:: What this task involves ::
Print the data that follows without changing a single word.

++++ Data shown

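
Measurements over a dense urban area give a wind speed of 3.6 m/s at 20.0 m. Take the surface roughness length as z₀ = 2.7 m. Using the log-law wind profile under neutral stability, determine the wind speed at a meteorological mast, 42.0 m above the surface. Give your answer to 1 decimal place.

4.9 m/s

Log law: V(z) ∝ ln(z/z₀), so V₂/V₁ = ln(z₂/z₀) / ln(z₁/z₀).
ln(42.0/2.7) = 2.7444, ln(20.0/2.7) = 2.0025
V₂ = 3.6 × 2.7444/2.0025 = 3.6 × 1.3705 = 4.9338 m/s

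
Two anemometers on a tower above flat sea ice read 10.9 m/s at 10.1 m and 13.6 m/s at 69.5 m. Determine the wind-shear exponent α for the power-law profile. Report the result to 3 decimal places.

Power law: V₂/V₁ = (z₂/z₁)^α ⇒ α = ln(V₂/V₁) / ln(z₂/z₁)
α = ln(13.6/10.9) / ln(69.5/10.1) = ln(1.2477) / ln(6.8812)
  = 0.22131 / 1.92879 = 0.11474

α ≈ 0.115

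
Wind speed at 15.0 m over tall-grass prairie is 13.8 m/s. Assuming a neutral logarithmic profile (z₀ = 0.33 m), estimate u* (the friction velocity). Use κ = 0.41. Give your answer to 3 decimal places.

Log law: V(z) = (u*/κ) · ln(z/z₀) ⇒ u* = κ · V / ln(z/z₀)
u* = 0.41 × 13.8 / ln(15.0/0.33) = 0.41 × 13.8 / 3.8167
   = 5.6580 / 3.8167 = 1.4824 m/s

u* ≈ 1.482 m/s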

++++++++

:: Response area ::
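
Measurements over a dense urban area give a wind speed of 3.6 m/s at 20.0 m. Take the surface roughness length as z₀ = 2.7 m. Using the log-law wind profile under neutral stability, determine the wind speed at a meteorological mast, 42.0 m above the surface. Give your answer to 1 decimal place.

4.9 m/s

Log law: V(z) ∝ ln(z/z₀), so V₂/V₁ = ln(z₂/z₀) / ln(z₁/z₀).
ln(42.0/2.7) = 2.7444, ln(20.0/2.7) = 2.0025
V₂ = 3.6 × 2.7444/2.0025 = 3.6 × 1.3705 = 4.9338 m/s

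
Two anemometers on a tower above flat sea ice read 10.9 m/s at 10.1 m and 13.6 m/s at 69.5 m. Determine the wind-shear exponent α for the power-law profile. Report the result to 3 decimal places.

Power law: V₂/V₁ = (z₂/z₁)^α ⇒ α = ln(V₂/V₁) / ln(z₂/z₁)
α = ln(13.6/10.9) / ln(69.5/10.1) = ln(1.2477) / ln(6.8812)
  = 0.22131 / 1.92879 = 0.11474

α ≈ 0.115

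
Wind speed at 15.0 m over tall-grass prairie is 13.8 m/s. Assuming a neutral logarithmic profile (z₀ = 0.33 m), estimate u* (the friction velocity). Use κ = 0.41. Give your answer to 3 decimal places.

Log law: V(z) = (u*/κ) · ln(z/z₀) ⇒ u* = κ · V / ln(z/z₀)
u* = 0.41 × 13.8 / ln(15.0/0.33) = 0.41 × 13.8 / 3.8167
   = 5.6580 / 3.8167 = 1.4824 m/s

u* ≈ 1.482 m/s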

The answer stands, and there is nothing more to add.